_AIM OF THE TASK_
Lines from the start of the data through the line containing "obj-row: [-6, -4, -5, 0, 0, 0, 0, 0]" must be given again exactly. Leave the others out.

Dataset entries

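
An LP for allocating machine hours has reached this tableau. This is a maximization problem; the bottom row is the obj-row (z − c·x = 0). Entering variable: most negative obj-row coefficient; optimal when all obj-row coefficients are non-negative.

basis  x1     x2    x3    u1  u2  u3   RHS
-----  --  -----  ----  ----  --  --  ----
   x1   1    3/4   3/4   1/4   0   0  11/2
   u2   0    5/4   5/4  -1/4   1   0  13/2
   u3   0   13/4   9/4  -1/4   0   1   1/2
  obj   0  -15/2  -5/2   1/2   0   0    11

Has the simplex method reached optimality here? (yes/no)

The obj-row has a negative entry -15/2 in column x2, so it is not optimal.

no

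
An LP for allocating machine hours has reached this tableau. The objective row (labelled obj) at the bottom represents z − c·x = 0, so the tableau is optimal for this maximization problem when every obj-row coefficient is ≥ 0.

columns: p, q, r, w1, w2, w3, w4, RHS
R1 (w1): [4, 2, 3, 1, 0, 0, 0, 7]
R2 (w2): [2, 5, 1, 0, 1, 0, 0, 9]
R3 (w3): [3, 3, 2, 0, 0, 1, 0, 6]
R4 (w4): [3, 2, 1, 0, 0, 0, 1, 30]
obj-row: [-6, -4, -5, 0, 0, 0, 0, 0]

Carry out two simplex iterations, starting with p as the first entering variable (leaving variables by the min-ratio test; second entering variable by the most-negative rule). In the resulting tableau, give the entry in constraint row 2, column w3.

Ratio test on column p — row 1: 7/4 = 7/4; row 2: 9/2 = 9/2; row 3: 6/3 = 2; row 4: 30/3 = 10. Minimum is 7/4 at row 1 (w1 leaves); pivot element 4.
Divide row 1 by 4; eliminate column p from the other rows.
Second iteration: most negative obj-row entry is -1 in column q, so q enters.
Ratio test on column q — row 1: (7/4)/(1/2) = 7/2; row 2: (11/2)/4 = 11/8; row 3: (3/4)/(3/2) = 1/2; row 4: (99/4)/(1/2) = 99/2. Minimum is 1/2 at row 3 (w3 leaves); pivot element 3/2.
Divide row 3 by 3/2; eliminate column q from the other rows.
After both pivots, the entry at constraint row 2, column w3 is -8/3.

-8/3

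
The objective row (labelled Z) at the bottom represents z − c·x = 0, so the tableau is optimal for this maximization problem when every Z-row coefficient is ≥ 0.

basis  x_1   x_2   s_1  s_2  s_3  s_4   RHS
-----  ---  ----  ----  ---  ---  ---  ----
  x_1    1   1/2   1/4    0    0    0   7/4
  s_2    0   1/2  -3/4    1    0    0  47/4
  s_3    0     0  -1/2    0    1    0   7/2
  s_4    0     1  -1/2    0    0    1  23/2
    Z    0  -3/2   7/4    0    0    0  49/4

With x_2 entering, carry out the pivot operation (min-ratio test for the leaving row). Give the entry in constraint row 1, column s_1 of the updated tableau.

1/2

Ratio test on column x_2 — row 1: (7/4)/(1/2) = 7/2; row 2: (47/4)/(1/2) = 47/2; row 3: entry 0 ≤ 0; row 4: (23/2)/1 = 23/2. Minimum is 7/2 at row 1 (x_1 leaves); pivot element 1/2.
Divide row 1 by 1/2; eliminate column x_2 from the other rows.
In the new row 1, the s_1 entry is the old entry divided by the pivot: (1/4)/(1/2) = 1/2.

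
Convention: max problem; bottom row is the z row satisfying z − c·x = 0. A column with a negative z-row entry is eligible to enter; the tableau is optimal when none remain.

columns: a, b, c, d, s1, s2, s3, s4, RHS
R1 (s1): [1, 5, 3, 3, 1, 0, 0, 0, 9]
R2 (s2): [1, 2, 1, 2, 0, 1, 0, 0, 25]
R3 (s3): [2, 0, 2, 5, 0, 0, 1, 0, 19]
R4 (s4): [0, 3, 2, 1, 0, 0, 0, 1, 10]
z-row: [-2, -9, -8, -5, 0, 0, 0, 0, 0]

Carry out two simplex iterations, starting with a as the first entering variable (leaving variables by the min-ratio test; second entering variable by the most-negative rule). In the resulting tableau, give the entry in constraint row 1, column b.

Ratio test on column a — row 1: 9/1 = 9; row 2: 25/1 = 25; row 3: 19/2 = 19/2; row 4: entry 0 ≤ 0. Minimum is 9 at row 1 (s1 leaves); pivot element 1.
Divide row 1 by 1; eliminate column a from the other rows.
Second iteration: most negative z-row entry is -2 in column c, so c enters.
Ratio test on column c — row 1: 9/3 = 3; row 2: entry -2 ≤ 0; row 3: entry -4 ≤ 0; row 4: 10/2 = 5. Minimum is 3 at row 1 (a leaves); pivot element 3.
Divide row 1 by 3; eliminate column c from the other rows.
After both pivots, the entry at constraint row 1, column b is 5/3.

5/3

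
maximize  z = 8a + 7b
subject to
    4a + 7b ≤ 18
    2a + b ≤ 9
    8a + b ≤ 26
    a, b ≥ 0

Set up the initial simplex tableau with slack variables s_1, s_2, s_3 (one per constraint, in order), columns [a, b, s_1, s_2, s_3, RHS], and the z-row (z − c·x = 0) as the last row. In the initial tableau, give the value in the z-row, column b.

-7

The z-row carries the negated objective coefficients: the b entry is -7.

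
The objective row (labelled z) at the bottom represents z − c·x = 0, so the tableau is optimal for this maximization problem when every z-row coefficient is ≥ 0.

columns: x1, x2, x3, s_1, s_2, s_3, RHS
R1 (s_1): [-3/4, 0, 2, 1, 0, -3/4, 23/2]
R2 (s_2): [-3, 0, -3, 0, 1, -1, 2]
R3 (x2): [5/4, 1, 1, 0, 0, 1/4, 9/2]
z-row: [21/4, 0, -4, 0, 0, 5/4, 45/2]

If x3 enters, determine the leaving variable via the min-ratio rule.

Column x3 entries and ratios — s_1: (23/2)/2 = 23/4; s_2: -3 ≤ 0, skip; x2: (9/2)/1 = 9/2.
Smallest ratio is 9/2 in the row of x2, so x2 leaves.

x2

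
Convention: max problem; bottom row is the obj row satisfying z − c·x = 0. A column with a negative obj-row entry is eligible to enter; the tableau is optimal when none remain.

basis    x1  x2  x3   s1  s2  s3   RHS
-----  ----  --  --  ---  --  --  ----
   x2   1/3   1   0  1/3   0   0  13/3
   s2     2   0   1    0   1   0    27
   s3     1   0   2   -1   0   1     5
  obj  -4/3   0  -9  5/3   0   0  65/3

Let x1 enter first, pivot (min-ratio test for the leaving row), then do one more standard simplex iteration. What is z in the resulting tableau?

265/6

Ratio test on column x1 — row 1: (13/3)/(1/3) = 13; row 2: 27/2 = 27/2; row 3: 5/1 = 5. Minimum is 5 at row 3 (s3 leaves); pivot element 1.
Pivot on row 3; the obj-row RHS becomes 65/3 − (-4/3)·5 = 85/3.
Next entering variable (most negative obj-row entry -19/3): x3.
Ratio test on column x3 — row 1: entry -2/3 ≤ 0; row 2: entry -3 ≤ 0; row 3: 5/2 = 5/2. Minimum is 5/2 at row 3 (x1 leaves); pivot element 2.
After the second pivot the obj-row RHS is 85/3 − (-19/3)·(5/2) = 265/6.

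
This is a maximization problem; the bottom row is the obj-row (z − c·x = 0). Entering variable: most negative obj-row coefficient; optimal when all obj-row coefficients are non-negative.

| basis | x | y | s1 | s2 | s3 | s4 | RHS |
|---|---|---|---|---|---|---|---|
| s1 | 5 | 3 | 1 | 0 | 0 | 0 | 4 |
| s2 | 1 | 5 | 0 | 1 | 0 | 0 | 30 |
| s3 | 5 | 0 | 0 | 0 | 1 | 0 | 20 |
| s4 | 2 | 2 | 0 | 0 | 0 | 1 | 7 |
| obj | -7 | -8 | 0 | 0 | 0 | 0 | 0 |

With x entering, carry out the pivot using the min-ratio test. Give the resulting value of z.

Ratio test on column x — row 1: 4/5 = 4/5; row 2: 30/1 = 30; row 3: 20/5 = 4; row 4: 7/2 = 7/2. Minimum is 4/5 at row 1 (s1 leaves); pivot element 5.
Pivot on row 1; the obj-row RHS becomes 0 − (-7)·(4/5) = 28/5.

28/5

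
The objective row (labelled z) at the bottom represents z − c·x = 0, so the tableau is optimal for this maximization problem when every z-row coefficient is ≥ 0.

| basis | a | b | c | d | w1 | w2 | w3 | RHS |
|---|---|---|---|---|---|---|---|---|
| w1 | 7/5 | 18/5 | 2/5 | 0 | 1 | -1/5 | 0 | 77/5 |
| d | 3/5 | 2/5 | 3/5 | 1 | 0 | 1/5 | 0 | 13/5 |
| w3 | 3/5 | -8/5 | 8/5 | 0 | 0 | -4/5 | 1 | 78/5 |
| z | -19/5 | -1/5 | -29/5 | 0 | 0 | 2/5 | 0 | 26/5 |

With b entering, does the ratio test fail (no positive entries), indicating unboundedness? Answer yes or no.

no

Column b has positive entries in row(s) 1, 2, so the ratio test bounds it — not unbounded.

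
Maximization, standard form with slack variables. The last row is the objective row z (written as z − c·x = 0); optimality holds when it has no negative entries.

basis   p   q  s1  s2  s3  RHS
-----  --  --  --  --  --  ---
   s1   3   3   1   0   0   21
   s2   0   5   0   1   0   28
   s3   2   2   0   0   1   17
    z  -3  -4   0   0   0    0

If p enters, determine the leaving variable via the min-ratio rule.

s1

Column p entries and ratios — s1: 21/3 = 7; s2: 0 ≤ 0, skip; s3: 17/2 = 17/2.
Smallest ratio is 7 in the row of s1, so s1 leaves.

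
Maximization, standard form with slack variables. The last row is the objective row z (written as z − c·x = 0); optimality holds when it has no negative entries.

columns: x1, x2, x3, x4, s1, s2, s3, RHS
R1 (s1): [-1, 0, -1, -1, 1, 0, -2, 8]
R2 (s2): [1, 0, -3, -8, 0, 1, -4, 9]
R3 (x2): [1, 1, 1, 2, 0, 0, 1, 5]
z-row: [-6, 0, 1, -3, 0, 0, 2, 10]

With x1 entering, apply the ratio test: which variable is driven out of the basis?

x2

Column x1 entries and ratios — s1: -1 ≤ 0, skip; s2: 9/1 = 9; x2: 5/1 = 5.
Smallest ratio is 5 in the row of x2, so x2 leaves.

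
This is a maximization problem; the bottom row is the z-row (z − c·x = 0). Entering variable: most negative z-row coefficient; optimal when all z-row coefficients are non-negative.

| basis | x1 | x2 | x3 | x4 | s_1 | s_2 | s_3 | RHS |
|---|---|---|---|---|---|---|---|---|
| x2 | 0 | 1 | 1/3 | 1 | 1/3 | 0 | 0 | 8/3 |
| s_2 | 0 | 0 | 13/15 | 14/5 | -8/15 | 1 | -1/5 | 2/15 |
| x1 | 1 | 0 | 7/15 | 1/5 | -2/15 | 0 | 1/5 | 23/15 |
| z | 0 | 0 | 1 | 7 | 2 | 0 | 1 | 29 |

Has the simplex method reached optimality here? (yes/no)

Every z-row coefficient is ≥ 0, so the tableau is optimal.

yes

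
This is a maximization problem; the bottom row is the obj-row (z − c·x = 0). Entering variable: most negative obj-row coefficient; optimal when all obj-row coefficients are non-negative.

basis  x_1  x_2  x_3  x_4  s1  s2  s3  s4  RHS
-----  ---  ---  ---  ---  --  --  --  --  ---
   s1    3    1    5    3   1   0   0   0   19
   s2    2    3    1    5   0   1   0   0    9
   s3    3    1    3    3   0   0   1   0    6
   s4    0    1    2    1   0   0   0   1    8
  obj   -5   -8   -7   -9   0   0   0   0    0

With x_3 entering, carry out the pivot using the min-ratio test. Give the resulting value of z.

Ratio test on column x_3 — row 1: 19/5 = 19/5; row 2: 9/1 = 9; row 3: 6/3 = 2; row 4: 8/2 = 4. Minimum is 2 at row 3 (s3 leaves); pivot element 3.
Pivot on row 3; the obj-row RHS becomes 0 − (-7)·2 = 14.

14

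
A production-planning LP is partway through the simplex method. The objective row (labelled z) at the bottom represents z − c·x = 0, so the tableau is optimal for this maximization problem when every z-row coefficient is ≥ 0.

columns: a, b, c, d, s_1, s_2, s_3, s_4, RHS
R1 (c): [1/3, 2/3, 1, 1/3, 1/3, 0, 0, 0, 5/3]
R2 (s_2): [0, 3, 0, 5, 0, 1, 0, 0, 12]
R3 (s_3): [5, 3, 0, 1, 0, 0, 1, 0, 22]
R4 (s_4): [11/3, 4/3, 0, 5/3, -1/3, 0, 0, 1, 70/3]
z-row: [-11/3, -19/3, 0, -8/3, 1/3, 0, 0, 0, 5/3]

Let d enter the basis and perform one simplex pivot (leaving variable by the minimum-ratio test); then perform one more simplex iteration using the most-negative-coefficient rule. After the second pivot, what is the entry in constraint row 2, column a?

-3/7

Ratio test on column d — row 1: (5/3)/(1/3) = 5; row 2: 12/5 = 12/5; row 3: 22/1 = 22; row 4: (70/3)/(5/3) = 14. Minimum is 12/5 at row 2 (s_2 leaves); pivot element 5.
Divide row 2 by 5; eliminate column d from the other rows.
Second iteration: most negative z-row entry is -71/15 in column b, so b enters.
Ratio test on column b — row 1: (13/15)/(7/15) = 13/7; row 2: (12/5)/(3/5) = 4; row 3: (98/5)/(12/5) = 49/6; row 4: (58/3)/(1/3) = 58. Minimum is 13/7 at row 1 (c leaves); pivot element 7/15.
Divide row 1 by 7/15; eliminate column b from the other rows.
After both pivots, the entry at constraint row 2, column a is -3/7.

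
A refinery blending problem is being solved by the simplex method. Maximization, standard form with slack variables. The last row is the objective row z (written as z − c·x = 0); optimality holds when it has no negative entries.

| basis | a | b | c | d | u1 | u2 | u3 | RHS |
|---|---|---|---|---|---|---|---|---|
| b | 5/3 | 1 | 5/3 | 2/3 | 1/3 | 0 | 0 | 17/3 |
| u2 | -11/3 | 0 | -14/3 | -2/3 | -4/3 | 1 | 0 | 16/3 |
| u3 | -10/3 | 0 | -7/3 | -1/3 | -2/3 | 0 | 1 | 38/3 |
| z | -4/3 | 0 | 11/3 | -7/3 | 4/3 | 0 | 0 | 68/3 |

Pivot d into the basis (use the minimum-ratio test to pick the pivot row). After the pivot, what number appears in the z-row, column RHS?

Ratio test on column d — row 1: (17/3)/(2/3) = 17/2; row 2: entry -2/3 ≤ 0; row 3: entry -1/3 ≤ 0. Minimum is 17/2 at row 1 (b leaves); pivot element 2/3.
Divide row 1 by 2/3; eliminate column d from the other rows.
z-row update in column RHS: 68/3 − (-7/3)·(17/2) = 85/2.

85/2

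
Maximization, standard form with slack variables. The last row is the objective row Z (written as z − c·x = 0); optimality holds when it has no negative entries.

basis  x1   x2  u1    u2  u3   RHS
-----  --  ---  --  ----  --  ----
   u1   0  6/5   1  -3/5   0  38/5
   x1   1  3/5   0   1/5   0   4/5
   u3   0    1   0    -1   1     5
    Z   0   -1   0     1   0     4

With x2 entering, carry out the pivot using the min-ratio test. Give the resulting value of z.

16/3

Ratio test on column x2 — row 1: (38/5)/(6/5) = 19/3; row 2: (4/5)/(3/5) = 4/3; row 3: 5/1 = 5. Minimum is 4/3 at row 2 (x1 leaves); pivot element 3/5.
Pivot on row 2; the Z-row RHS becomes 4 − (-1)·(4/3) = 16/3.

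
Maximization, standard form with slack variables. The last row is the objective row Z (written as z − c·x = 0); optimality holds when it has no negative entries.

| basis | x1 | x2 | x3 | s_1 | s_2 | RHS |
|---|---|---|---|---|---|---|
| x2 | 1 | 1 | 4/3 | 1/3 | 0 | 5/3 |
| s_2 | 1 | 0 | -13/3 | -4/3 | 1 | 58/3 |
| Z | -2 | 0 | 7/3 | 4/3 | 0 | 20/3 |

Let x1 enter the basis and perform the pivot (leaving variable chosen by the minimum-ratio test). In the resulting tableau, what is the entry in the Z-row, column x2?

Ratio test on column x1 — row 1: (5/3)/1 = 5/3; row 2: (58/3)/1 = 58/3. Minimum is 5/3 at row 1 (x2 leaves); pivot element 1.
Divide row 1 by 1; eliminate column x1 from the other rows.
Z-row update in column x2: 0 − (-2)·1 = 2.

2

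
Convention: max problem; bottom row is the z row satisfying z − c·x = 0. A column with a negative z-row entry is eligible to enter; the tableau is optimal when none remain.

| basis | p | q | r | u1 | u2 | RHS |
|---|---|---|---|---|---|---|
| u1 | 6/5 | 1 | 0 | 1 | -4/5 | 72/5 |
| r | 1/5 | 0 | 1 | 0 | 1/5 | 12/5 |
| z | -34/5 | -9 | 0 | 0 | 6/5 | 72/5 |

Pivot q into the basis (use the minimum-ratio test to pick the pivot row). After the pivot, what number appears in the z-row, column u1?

Ratio test on column q — row 1: (72/5)/1 = 72/5; row 2: entry 0 ≤ 0. Minimum is 72/5 at row 1 (u1 leaves); pivot element 1.
Divide row 1 by 1; eliminate column q from the other rows.
z-row update in column u1: 0 − (-9)·1 = 9.

9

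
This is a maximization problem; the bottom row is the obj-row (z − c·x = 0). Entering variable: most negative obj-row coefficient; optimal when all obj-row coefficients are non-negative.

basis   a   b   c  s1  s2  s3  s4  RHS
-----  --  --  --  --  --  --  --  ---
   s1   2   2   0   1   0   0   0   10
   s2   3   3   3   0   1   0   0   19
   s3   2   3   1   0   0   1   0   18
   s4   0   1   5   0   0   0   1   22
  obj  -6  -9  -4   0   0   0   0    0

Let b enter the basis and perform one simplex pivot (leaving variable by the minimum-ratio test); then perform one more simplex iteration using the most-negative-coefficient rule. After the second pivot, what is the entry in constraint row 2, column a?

0

Ratio test on column b — row 1: 10/2 = 5; row 2: 19/3 = 19/3; row 3: 18/3 = 6; row 4: 22/1 = 22. Minimum is 5 at row 1 (s1 leaves); pivot element 2.
Divide row 1 by 2; eliminate column b from the other rows.
Second iteration: most negative obj-row entry is -4 in column c, so c enters.
Ratio test on column c — row 1: entry 0 ≤ 0; row 2: 4/3 = 4/3; row 3: 3/1 = 3; row 4: 17/5 = 17/5. Minimum is 4/3 at row 2 (s2 leaves); pivot element 3.
Divide row 2 by 3; eliminate column c from the other rows.
After both pivots, the entry at constraint row 2, column a is 0.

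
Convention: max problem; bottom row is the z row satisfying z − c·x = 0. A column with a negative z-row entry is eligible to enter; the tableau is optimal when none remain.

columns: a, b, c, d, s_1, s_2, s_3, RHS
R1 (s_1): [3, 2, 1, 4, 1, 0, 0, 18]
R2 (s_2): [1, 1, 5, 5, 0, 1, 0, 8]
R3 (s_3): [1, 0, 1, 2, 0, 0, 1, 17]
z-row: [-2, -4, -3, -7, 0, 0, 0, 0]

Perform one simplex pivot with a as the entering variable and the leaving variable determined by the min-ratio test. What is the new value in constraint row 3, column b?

-2/3

Ratio test on column a — row 1: 18/3 = 6; row 2: 8/1 = 8; row 3: 17/1 = 17. Minimum is 6 at row 1 (s_1 leaves); pivot element 3.
Divide row 1 by 3; eliminate column a from the other rows.
Row 3 update in column b: 0 − 1·(2/3) = -2/3.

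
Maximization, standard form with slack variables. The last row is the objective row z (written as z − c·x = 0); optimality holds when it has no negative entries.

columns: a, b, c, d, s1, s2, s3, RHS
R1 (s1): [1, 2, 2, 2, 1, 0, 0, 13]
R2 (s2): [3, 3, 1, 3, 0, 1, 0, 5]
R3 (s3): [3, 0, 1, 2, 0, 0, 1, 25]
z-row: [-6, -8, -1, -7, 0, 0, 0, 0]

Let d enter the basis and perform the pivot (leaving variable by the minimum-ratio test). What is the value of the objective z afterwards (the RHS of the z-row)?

Ratio test on column d — row 1: 13/2 = 13/2; row 2: 5/3 = 5/3; row 3: 25/2 = 25/2. Minimum is 5/3 at row 2 (s2 leaves); pivot element 3.
Pivot on row 2; the z-row RHS becomes 0 − (-7)·(5/3) = 35/3.

35/3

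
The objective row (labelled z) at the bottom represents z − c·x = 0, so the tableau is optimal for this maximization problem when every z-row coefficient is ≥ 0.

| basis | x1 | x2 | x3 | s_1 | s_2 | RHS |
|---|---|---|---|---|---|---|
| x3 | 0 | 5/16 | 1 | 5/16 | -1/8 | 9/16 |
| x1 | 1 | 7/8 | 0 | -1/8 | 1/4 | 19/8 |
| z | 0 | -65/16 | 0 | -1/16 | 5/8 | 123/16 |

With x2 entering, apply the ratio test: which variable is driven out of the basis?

Column x2 entries and ratios — x3: (9/16)/(5/16) = 9/5; x1: (19/8)/(7/8) = 19/7.
Smallest ratio is 9/5 in the row of x3, so x3 leaves.

x3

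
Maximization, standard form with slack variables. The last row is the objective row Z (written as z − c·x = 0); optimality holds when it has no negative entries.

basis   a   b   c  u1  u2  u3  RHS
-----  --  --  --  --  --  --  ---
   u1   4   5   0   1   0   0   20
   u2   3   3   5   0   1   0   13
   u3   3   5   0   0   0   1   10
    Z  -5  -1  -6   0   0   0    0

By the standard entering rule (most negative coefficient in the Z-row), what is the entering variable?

Negative Z-row entries: a: -5, b: -1, c: -6.
The most negative is -6 in column c, so c enters.

c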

_ANSWER BELOW_
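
An LP for allocating machine hours has reached this tableau. This is a maximization problem; the bottom row is the obj-row (z − c·x = 0). Entering variable: most negative obj-row coefficient; optimal when all obj-row coefficients are non-negative.

basis  x1     x2    x3    u1  u2  u3   RHS
-----  --  -----  ----  ----  --  --  ----
   x1   1    3/4   3/4   1/4   0   0  11/2
   u2   0    5/4   5/4  -1/4   1   0  13/2
   u3   0   13/4   9/4  -1/4   0   1   1/2
  obj   0  -15/2  -5/2   1/2   0   0    11

Has the simplex method reached optimality here? (yes/no)

The obj-row has a negative entry -15/2 in column x2, so it is not optimal.

no

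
An LP for allocating machine hours has reached this tableau. The objective row (labelled obj) at the bottom represents z − c·x = 0, so the tableau is optimal for this maximization problem when every obj-row coefficient is ≥ 0.

columns: p, q, r, w1, w2, w3, w4, RHS
R1 (w1): [4, 2, 3, 1, 0, 0, 0, 7]
R2 (w2): [2, 5, 1, 0, 1, 0, 0, 9]
R3 (w3): [3, 3, 2, 0, 0, 1, 0, 6]
R4 (w4): [3, 2, 1, 0, 0, 0, 1, 30]
obj-row: [-6, -4, -5, 0, 0, 0, 0, 0]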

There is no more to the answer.